=== Section Start ===

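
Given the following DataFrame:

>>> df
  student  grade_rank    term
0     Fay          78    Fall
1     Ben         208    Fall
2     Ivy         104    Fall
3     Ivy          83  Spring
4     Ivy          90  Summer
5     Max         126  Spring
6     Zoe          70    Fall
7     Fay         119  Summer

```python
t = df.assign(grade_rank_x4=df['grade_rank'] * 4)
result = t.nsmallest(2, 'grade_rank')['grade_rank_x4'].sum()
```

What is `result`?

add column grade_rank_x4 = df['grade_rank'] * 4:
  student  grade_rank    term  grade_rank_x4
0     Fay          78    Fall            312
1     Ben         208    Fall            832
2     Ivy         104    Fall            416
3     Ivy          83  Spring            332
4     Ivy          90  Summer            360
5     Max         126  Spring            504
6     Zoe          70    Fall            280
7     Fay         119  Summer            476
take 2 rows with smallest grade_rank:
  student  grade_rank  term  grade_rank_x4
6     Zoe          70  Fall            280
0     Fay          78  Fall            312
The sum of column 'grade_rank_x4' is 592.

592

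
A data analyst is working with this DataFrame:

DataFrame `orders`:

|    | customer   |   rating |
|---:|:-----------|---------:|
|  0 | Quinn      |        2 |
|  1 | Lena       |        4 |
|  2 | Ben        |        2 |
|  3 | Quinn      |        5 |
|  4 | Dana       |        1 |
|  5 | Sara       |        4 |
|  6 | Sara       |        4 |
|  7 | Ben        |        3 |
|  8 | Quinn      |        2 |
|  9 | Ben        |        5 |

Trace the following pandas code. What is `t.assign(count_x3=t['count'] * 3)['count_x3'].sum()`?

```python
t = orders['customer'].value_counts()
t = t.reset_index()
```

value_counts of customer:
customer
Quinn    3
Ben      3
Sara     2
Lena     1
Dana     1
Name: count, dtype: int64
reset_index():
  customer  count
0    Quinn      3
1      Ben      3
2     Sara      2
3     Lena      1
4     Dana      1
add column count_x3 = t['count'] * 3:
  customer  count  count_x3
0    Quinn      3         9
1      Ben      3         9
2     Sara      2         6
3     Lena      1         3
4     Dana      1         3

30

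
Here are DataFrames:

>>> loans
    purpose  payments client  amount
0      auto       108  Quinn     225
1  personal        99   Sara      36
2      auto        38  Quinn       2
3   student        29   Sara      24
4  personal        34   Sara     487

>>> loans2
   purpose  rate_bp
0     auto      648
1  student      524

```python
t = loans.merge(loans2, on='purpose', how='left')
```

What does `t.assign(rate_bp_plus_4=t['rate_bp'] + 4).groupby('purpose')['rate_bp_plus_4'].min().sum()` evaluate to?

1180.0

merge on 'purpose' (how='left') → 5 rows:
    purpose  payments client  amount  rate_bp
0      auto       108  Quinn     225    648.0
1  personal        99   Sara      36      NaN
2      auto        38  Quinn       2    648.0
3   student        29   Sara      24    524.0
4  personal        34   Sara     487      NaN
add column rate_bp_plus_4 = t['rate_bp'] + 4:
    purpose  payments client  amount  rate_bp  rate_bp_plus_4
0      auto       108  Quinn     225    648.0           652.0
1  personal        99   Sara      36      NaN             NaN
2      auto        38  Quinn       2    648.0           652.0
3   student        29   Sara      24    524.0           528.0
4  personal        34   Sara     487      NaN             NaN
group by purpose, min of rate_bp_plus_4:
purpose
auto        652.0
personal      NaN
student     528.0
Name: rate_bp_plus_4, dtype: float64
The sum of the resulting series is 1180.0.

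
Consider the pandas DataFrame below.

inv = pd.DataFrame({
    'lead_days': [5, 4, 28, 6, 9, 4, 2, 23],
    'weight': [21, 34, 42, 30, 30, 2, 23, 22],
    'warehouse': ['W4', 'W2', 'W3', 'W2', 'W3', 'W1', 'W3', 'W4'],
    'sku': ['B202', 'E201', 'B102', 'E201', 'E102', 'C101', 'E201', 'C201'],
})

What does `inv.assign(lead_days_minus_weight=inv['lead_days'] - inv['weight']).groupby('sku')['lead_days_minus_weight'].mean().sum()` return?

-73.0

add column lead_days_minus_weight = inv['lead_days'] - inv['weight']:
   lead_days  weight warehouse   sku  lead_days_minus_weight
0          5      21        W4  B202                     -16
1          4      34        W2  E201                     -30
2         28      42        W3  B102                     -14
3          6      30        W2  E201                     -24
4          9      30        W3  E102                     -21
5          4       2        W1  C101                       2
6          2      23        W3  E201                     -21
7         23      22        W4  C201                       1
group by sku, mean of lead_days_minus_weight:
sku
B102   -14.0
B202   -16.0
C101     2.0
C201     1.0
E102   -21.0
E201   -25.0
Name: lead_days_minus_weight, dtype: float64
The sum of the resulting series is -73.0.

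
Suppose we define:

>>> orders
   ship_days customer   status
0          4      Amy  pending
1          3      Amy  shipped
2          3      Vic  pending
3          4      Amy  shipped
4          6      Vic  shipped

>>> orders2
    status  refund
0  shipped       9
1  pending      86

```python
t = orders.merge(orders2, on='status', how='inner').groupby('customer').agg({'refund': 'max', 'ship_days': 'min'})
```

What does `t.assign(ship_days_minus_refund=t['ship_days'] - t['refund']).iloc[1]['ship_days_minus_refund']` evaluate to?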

=== Section End ===

» Directions for this task:
Please retype all of the records, keeping each line exactly as it is.

» Task response:
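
Given the following DataFrame:

>>> df
  student  grade_rank    term
0     Fay          78    Fall
1     Ben         208    Fall
2     Ivy         104    Fall
3     Ivy          83  Spring
4     Ivy          90  Summer
5     Max         126  Spring
6     Zoe          70    Fall
7     Fay         119  Summer

```python
t = df.assign(grade_rank_x4=df['grade_rank'] * 4)
result = t.nsmallest(2, 'grade_rank')['grade_rank_x4'].sum()
```

What is `result`?

add column grade_rank_x4 = df['grade_rank'] * 4:
  student  grade_rank    term  grade_rank_x4
0     Fay          78    Fall            312
1     Ben         208    Fall            832
2     Ivy         104    Fall            416
3     Ivy          83  Spring            332
4     Ivy          90  Summer            360
5     Max         126  Spring            504
6     Zoe          70    Fall            280
7     Fay         119  Summer            476
take 2 rows with smallest grade_rank:
  student  grade_rank  term  grade_rank_x4
6     Zoe          70  Fall            280
0     Fay          78  Fall            312
The sum of column 'grade_rank_x4' is 592.

592

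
A data analyst is working with this DataFrame:

DataFrame `orders`:

|    | customer   |   rating |
|---:|:-----------|---------:|
|  0 | Quinn      |        2 |
|  1 | Lena       |        4 |
|  2 | Ben        |        2 |
|  3 | Quinn      |        5 |
|  4 | Dana       |        1 |
|  5 | Sara       |        4 |
|  6 | Sara       |        4 |
|  7 | Ben        |        3 |
|  8 | Quinn      |        2 |
|  9 | Ben        |        5 |

Trace the following pandas code. What is `t.assign(count_x3=t['count'] * 3)['count_x3'].sum()`?

```python
t = orders['customer'].value_counts()
t = t.reset_index()
```

value_counts of customer:
customer
Quinn    3
Ben      3
Sara     2
Lena     1
Dana     1
Name: count, dtype: int64
reset_index():
  customer  count
0    Quinn      3
1      Ben      3
2     Sara      2
3     Lena      1
4     Dana      1
add column count_x3 = t['count'] * 3:
  customer  count  count_x3
0    Quinn      3         9
1      Ben      3         9
2     Sara      2         6
3     Lena      1         3
4     Dana      1         3

30

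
Here are DataFrames:

>>> loans
    purpose  payments client  amount
0      auto       108  Quinn     225
1  personal        99   Sara      36
2      auto        38  Quinn       2
3   student        29   Sara      24
4  personal        34   Sara     487

>>> loans2
   purpose  rate_bp
0     auto      648
1  student      524

```python
t = loans.merge(loans2, on='purpose', how='left')
```

What does `t.assign(rate_bp_plus_4=t['rate_bp'] + 4).groupby('purpose')['rate_bp_plus_4'].min().sum()` evaluate to?

1180.0

merge on 'purpose' (how='left') → 5 rows:
    purpose  payments client  amount  rate_bp
0      auto       108  Quinn     225    648.0
1  personal        99   Sara      36      NaN
2      auto        38  Quinn       2    648.0
3   student        29   Sara      24    524.0
4  personal        34   Sara     487      NaN
add column rate_bp_plus_4 = t['rate_bp'] + 4:
    purpose  payments client  amount  rate_bp  rate_bp_plus_4
0      auto       108  Quinn     225    648.0           652.0
1  personal        99   Sara      36      NaN             NaN
2      auto        38  Quinn       2    648.0           652.0
3   student        29   Sara      24    524.0           528.0
4  personal        34   Sara     487      NaN             NaN
group by purpose, min of rate_bp_plus_4:
purpose
auto        652.0
personal      NaN
student     528.0
Name: rate_bp_plus_4, dtype: float64
The sum of the resulting series is 1180.0.

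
Consider the pandas DataFrame below.

inv = pd.DataFrame({
    'lead_days': [5, 4, 28, 6, 9, 4, 2, 23],
    'weight': [21, 34, 42, 30, 30, 2, 23, 22],
    'warehouse': ['W4', 'W2', 'W3', 'W2', 'W3', 'W1', 'W3', 'W4'],
    'sku': ['B202', 'E201', 'B102', 'E201', 'E102', 'C101', 'E201', 'C201'],
})

What does `inv.assign(lead_days_minus_weight=inv['lead_days'] - inv['weight']).groupby('sku')['lead_days_minus_weight'].mean().sum()` return?

-73.0

add column lead_days_minus_weight = inv['lead_days'] - inv['weight']:
   lead_days  weight warehouse   sku  lead_days_minus_weight
0          5      21        W4  B202                     -16
1          4      34        W2  E201                     -30
2         28      42        W3  B102                     -14
3          6      30        W2  E201                     -24
4          9      30        W3  E102                     -21
5          4       2        W1  C101                       2
6          2      23        W3  E201                     -21
7         23      22        W4  C201                       1
group by sku, mean of lead_days_minus_weight:
sku
B102   -14.0
B202   -16.0
C101     2.0
C201     1.0
E102   -21.0
E201   -25.0
Name: lead_days_minus_weight, dtype: float64
The sum of the resulting series is -73.0.

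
Suppose we define:

>>> orders
   ship_days customer   status
0          4      Amy  pending
1          3      Amy  shipped
2          3      Vic  pending
3          4      Amy  shipped
4          6      Vic  shipped

>>> orders2
    status  refund
0  shipped       9
1  pending      86

```python
t = orders.merge(orders2, on='status', how='inner').groupby('customer').agg({'refund': 'max', 'ship_days': 'min'})
```

What does `t.assign(ship_days_minus_refund=t['ship_days'] - t['refund']).iloc[1]['ship_days_minus_refund']` evaluate to?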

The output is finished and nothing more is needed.